## ACTIVITY:
Below are records; output all of them exactly.

====

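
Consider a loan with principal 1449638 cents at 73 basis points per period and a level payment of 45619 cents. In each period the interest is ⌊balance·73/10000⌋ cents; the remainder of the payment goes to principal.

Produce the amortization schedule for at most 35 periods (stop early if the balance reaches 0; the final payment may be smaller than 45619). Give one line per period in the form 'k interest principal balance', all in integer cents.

1 10582 35037 1414601
2 10326 35293 1379308
3 10068 35551 1343757
4 9809 35810 1307947
5 9548 36071 1271876
6 9284 36335 1235541
7 9019 36600 1198941
8 8752 36867 1162074
9 8483 37136 1124938
10 8212 37407 1087531
11 7938 37681 1049850
12 7663 37956 1011894
13 7386 38233 973661
14 7107 38512 935149
15 6826 38793 896356
16 6543 39076 857280
17 6258 39361 817919
18 5970 39649 778270
19 5681 39938 738332
20 5389 40230 698102
21 5096 40523 657579
22 4800 40819 616760
23 4502 41117 575643
24 4202 41417 534226
25 3899 41720 492506
26 3595 42024 450482
27 3288 42331 408151
28 2979 42640 365511
29 2668 42951 322560
30 2354 43265 279295
31 2038 43581 235714
32 1720 43899 191815
33 1400 44219 147596
34 1077 44542 103054
35 752 44867 58187

1. interest=⌊1449638·73/10000⌋=10582; principal=45619-10582=35037; balance=1449638-35037=1414601
2. interest=⌊1414601·73/10000⌋=10326; principal=45619-10326=35293; balance=1414601-35293=1379308
3. interest=⌊1379308·73/10000⌋=10068; principal=45619-10068=35551; balance=1379308-35551=1343757
4. interest=⌊1343757·73/10000⌋=9809; principal=45619-9809=35810; balance=1343757-35810=1307947
5. interest=⌊1307947·73/10000⌋=9548; principal=45619-9548=36071; balance=1307947-36071=1271876
6. interest=⌊1271876·73/10000⌋=9284; principal=45619-9284=36335; balance=1271876-36335=1235541
7. interest=⌊1235541·73/10000⌋=9019; principal=45619-9019=36600; balance=1235541-36600=1198941
8. interest=⌊1198941·73/10000⌋=8752; principal=45619-8752=36867; balance=1198941-36867=1162074
9. interest=⌊1162074·73/10000⌋=8483; principal=45619-8483=37136; balance=1162074-37136=1124938
10. interest=⌊1124938·73/10000⌋=8212; principal=45619-8212=37407; balance=1124938-37407=1087531
11. interest=⌊1087531·73/10000⌋=7938; principal=45619-7938=37681; balance=1087531-37681=1049850
12. interest=⌊1049850·73/10000⌋=7663; principal=45619-7663=37956; balance=1049850-37956=1011894
13. interest=⌊1011894·73/10000⌋=7386; principal=45619-7386=38233; balance=1011894-38233=973661
14. interest=⌊973661·73/10000⌋=7107; principal=45619-7107=38512; balance=973661-38512=935149
15. interest=⌊935149·73/10000⌋=6826; principal=45619-6826=38793; balance=935149-38793=896356
16. interest=⌊896356·73/10000⌋=6543; principal=45619-6543=39076; balance=896356-39076=857280
17. interest=⌊857280·73/10000⌋=6258; principal=45619-6258=39361; balance=857280-39361=817919
18. interest=⌊817919·73/10000⌋=5970; principal=45619-5970=39649; balance=817919-39649=778270
19. interest=⌊778270·73/10000⌋=5681; principal=45619-5681=39938; balance=778270-39938=738332
20. interest=⌊738332·73/10000⌋=5389; principal=45619-5389=40230; balance=738332-40230=698102
21. interest=⌊698102·73/10000⌋=5096; principal=45619-5096=40523; balance=698102-40523=657579
22. interest=⌊657579·73/10000⌋=4800; principal=45619-4800=40819; balance=657579-40819=616760
23. interest=⌊616760·73/10000⌋=4502; principal=45619-4502=41117; balance=616760-41117=575643
24. interest=⌊575643·73/10000⌋=4202; principal=45619-4202=41417; balance=575643-41417=534226
25. interest=⌊534226·73/10000⌋=3899; principal=45619-3899=41720; balance=534226-41720=492506
26. interest=⌊492506·73/10000⌋=3595; principal=45619-3595=42024; balance=492506-42024=450482
27. interest=⌊450482·73/10000⌋=3288; principal=45619-3288=42331; balance=450482-42331=408151
28. interest=⌊408151·73/10000⌋=2979; principal=45619-2979=42640; balance=408151-42640=365511
29. interest=⌊365511·73/10000⌋=2668; principal=45619-2668=42951; balance=365511-42951=322560
30. interest=⌊322560·73/10000⌋=2354; principal=45619-2354=43265; balance=322560-43265=279295
31. interest=⌊279295·73/10000⌋=2038; principal=45619-2038=43581; balance=279295-43581=235714
32. interest=⌊235714·73/10000⌋=1720; principal=45619-1720=43899; balance=235714-43899=191815
33. interest=⌊191815·73/10000⌋=1400; principal=45619-1400=44219; balance=191815-44219=147596
34. interest=⌊147596·73/10000⌋=1077; principal=45619-1077=44542; balance=147596-44542=103054
35. interest=⌊103054·73/10000⌋=752; principal=45619-752=44867; balance=103054-44867=58187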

====

## RESPONSE BELOW:
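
Consider a loan with principal 1449638 cents at 73 basis points per period and a level payment of 45619 cents. In each period the interest is ⌊balance·73/10000⌋ cents; the remainder of the payment goes to principal.

Produce the amortization schedule for at most 35 periods (stop early if the balance reaches 0; the final payment may be smaller than 45619). Give one line per period in the form 'k interest principal balance', all in integer cents.

1 10582 35037 1414601
2 10326 35293 1379308
3 10068 35551 1343757
4 9809 35810 1307947
5 9548 36071 1271876
6 9284 36335 1235541
7 9019 36600 1198941
8 8752 36867 1162074
9 8483 37136 1124938
10 8212 37407 1087531
11 7938 37681 1049850
12 7663 37956 1011894
13 7386 38233 973661
14 7107 38512 935149
15 6826 38793 896356
16 6543 39076 857280
17 6258 39361 817919
18 5970 39649 778270
19 5681 39938 738332
20 5389 40230 698102
21 5096 40523 657579
22 4800 40819 616760
23 4502 41117 575643
24 4202 41417 534226
25 3899 41720 492506
26 3595 42024 450482
27 3288 42331 408151
28 2979 42640 365511
29 2668 42951 322560
30 2354 43265 279295
31 2038 43581 235714
32 1720 43899 191815
33 1400 44219 147596
34 1077 44542 103054
35 752 44867 58187

1. interest=⌊1449638·73/10000⌋=10582; principal=45619-10582=35037; balance=1449638-35037=1414601
2. interest=⌊1414601·73/10000⌋=10326; principal=45619-10326=35293; balance=1414601-35293=1379308
3. interest=⌊1379308·73/10000⌋=10068; principal=45619-10068=35551; balance=1379308-35551=1343757
4. interest=⌊1343757·73/10000⌋=9809; principal=45619-9809=35810; balance=1343757-35810=1307947
5. interest=⌊1307947·73/10000⌋=9548; principal=45619-9548=36071; balance=1307947-36071=1271876
6. interest=⌊1271876·73/10000⌋=9284; principal=45619-9284=36335; balance=1271876-36335=1235541
7. interest=⌊1235541·73/10000⌋=9019; principal=45619-9019=36600; balance=1235541-36600=1198941
8. interest=⌊1198941·73/10000⌋=8752; principal=45619-8752=36867; balance=1198941-36867=1162074
9. interest=⌊1162074·73/10000⌋=8483; principal=45619-8483=37136; balance=1162074-37136=1124938
10. interest=⌊1124938·73/10000⌋=8212; principal=45619-8212=37407; balance=1124938-37407=1087531
11. interest=⌊1087531·73/10000⌋=7938; principal=45619-7938=37681; balance=1087531-37681=1049850
12. interest=⌊1049850·73/10000⌋=7663; principal=45619-7663=37956; balance=1049850-37956=1011894
13. interest=⌊1011894·73/10000⌋=7386; principal=45619-7386=38233; balance=1011894-38233=973661
14. interest=⌊973661·73/10000⌋=7107; principal=45619-7107=38512; balance=973661-38512=935149
15. interest=⌊935149·73/10000⌋=6826; principal=45619-6826=38793; balance=935149-38793=896356
16. interest=⌊896356·73/10000⌋=6543; principal=45619-6543=39076; balance=896356-39076=857280
17. interest=⌊857280·73/10000⌋=6258; principal=45619-6258=39361; balance=857280-39361=817919
18. interest=⌊817919·73/10000⌋=5970; principal=45619-5970=39649; balance=817919-39649=778270
19. interest=⌊778270·73/10000⌋=5681; principal=45619-5681=39938; balance=778270-39938=738332
20. interest=⌊738332·73/10000⌋=5389; principal=45619-5389=40230; balance=738332-40230=698102
21. interest=⌊698102·73/10000⌋=5096; principal=45619-5096=40523; balance=698102-40523=657579
22. interest=⌊657579·73/10000⌋=4800; principal=45619-4800=40819; balance=657579-40819=616760
23. interest=⌊616760·73/10000⌋=4502; principal=45619-4502=41117; balance=616760-41117=575643
24. interest=⌊575643·73/10000⌋=4202; principal=45619-4202=41417; balance=575643-41417=534226
25. interest=⌊534226·73/10000⌋=3899; principal=45619-3899=41720; balance=534226-41720=492506
26. interest=⌊492506·73/10000⌋=3595; principal=45619-3595=42024; balance=492506-42024=450482
27. interest=⌊450482·73/10000⌋=3288; principal=45619-3288=42331; balance=450482-42331=408151
28. interest=⌊408151·73/10000⌋=2979; principal=45619-2979=42640; balance=408151-42640=365511
29. interest=⌊365511·73/10000⌋=2668; principal=45619-2668=42951; balance=365511-42951=322560
30. interest=⌊322560·73/10000⌋=2354; principal=45619-2354=43265; balance=322560-43265=279295
31. interest=⌊279295·73/10000⌋=2038; principal=45619-2038=43581; balance=279295-43581=235714
32. interest=⌊235714·73/10000⌋=1720; principal=45619-1720=43899; balance=235714-43899=191815
33. interest=⌊191815·73/10000⌋=1400; principal=45619-1400=44219; balance=191815-44219=147596
34. interest=⌊147596·73/10000⌋=1077; principal=45619-1077=44542; balance=147596-44542=103054
35. interest=⌊103054·73/10000⌋=752; principal=45619-752=44867; balance=103054-44867=58187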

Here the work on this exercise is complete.